**What to work on**
Below are records; write all of them out exactly.

**Records for this task**
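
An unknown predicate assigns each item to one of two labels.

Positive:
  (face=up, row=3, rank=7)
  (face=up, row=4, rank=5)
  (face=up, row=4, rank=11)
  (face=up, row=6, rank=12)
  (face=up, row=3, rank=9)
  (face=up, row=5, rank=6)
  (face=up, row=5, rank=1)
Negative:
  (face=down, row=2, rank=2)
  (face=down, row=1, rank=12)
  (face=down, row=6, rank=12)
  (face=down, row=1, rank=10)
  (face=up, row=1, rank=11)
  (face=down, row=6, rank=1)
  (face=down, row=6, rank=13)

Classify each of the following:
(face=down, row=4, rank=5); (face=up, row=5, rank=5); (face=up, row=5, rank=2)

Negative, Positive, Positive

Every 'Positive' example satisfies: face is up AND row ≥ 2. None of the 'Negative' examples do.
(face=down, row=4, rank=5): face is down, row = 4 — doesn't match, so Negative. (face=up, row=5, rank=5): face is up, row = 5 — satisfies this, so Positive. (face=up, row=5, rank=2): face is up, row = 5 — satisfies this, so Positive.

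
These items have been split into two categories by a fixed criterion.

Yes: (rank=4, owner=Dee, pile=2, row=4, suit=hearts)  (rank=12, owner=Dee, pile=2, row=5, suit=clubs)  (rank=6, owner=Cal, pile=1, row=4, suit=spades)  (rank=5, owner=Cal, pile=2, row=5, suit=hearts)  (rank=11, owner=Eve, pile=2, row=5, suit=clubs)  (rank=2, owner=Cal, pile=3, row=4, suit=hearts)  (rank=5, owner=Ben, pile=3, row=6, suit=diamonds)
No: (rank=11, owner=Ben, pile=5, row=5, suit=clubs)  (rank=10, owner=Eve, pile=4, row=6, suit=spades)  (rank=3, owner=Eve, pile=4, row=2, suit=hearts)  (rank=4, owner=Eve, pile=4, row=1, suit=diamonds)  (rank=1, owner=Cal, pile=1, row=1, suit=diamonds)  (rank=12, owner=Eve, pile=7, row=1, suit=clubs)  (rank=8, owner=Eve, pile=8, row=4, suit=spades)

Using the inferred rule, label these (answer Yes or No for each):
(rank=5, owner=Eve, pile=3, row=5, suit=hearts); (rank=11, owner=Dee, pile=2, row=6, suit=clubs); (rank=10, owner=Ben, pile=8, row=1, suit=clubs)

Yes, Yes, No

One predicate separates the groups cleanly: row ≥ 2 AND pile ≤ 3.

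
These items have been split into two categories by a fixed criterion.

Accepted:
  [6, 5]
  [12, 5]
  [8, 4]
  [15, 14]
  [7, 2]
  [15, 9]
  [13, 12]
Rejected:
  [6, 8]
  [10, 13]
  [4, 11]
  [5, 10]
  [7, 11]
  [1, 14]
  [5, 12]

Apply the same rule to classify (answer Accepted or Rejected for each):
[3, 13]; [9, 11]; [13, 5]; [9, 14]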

**Exercise result**
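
An unknown predicate assigns each item to one of two labels.

Positive:
  (face=up, row=3, rank=7)
  (face=up, row=4, rank=5)
  (face=up, row=4, rank=11)
  (face=up, row=6, rank=12)
  (face=up, row=3, rank=9)
  (face=up, row=5, rank=6)
  (face=up, row=5, rank=1)
Negative:
  (face=down, row=2, rank=2)
  (face=down, row=1, rank=12)
  (face=down, row=6, rank=12)
  (face=down, row=1, rank=10)
  (face=up, row=1, rank=11)
  (face=down, row=6, rank=1)
  (face=down, row=6, rank=13)

Classify each of the following:
(face=down, row=4, rank=5); (face=up, row=5, rank=5); (face=up, row=5, rank=2)

Negative, Positive, Positive

Every 'Positive' example satisfies: face is up AND row ≥ 2. None of the 'Negative' examples do.
(face=down, row=4, rank=5): face is down, row = 4 — doesn't match, so Negative. (face=up, row=5, rank=5): face is up, row = 5 — satisfies this, so Positive. (face=up, row=5, rank=2): face is up, row = 5 — satisfies this, so Positive.

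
These items have been split into two categories by a fixed criterion.

Yes: (rank=4, owner=Dee, pile=2, row=4, suit=hearts)  (rank=12, owner=Dee, pile=2, row=5, suit=clubs)  (rank=6, owner=Cal, pile=1, row=4, suit=spades)  (rank=5, owner=Cal, pile=2, row=5, suit=hearts)  (rank=11, owner=Eve, pile=2, row=5, suit=clubs)  (rank=2, owner=Cal, pile=3, row=4, suit=hearts)  (rank=5, owner=Ben, pile=3, row=6, suit=diamonds)
No: (rank=11, owner=Ben, pile=5, row=5, suit=clubs)  (rank=10, owner=Eve, pile=4, row=6, suit=spades)  (rank=3, owner=Eve, pile=4, row=2, suit=hearts)  (rank=4, owner=Eve, pile=4, row=1, suit=diamonds)  (rank=1, owner=Cal, pile=1, row=1, suit=diamonds)  (rank=12, owner=Eve, pile=7, row=1, suit=clubs)  (rank=8, owner=Eve, pile=8, row=4, suit=spades)

Using the inferred rule, label these (answer Yes or No for each):
(rank=5, owner=Eve, pile=3, row=5, suit=hearts); (rank=11, owner=Dee, pile=2, row=6, suit=clubs); (rank=10, owner=Ben, pile=8, row=1, suit=clubs)

Yes, Yes, No

One predicate separates the groups cleanly: row ≥ 2 AND pile ≤ 3.

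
These items have been split into two categories by a fixed criterion.

Accepted:
  [6, 5]
  [12, 5]
  [8, 4]
  [15, 14]
  [7, 2]
  [15, 9]
  [13, 12]
Rejected:
  [6, 8]
  [10, 13]
  [4, 11]
  [5, 10]
  [7, 11]
  [1, 14]
  [5, 12]

Apply the same rule to classify (answer Accepted or Rejected for each):
[3, 13]; [9, 11]; [13, 5]; [9, 14]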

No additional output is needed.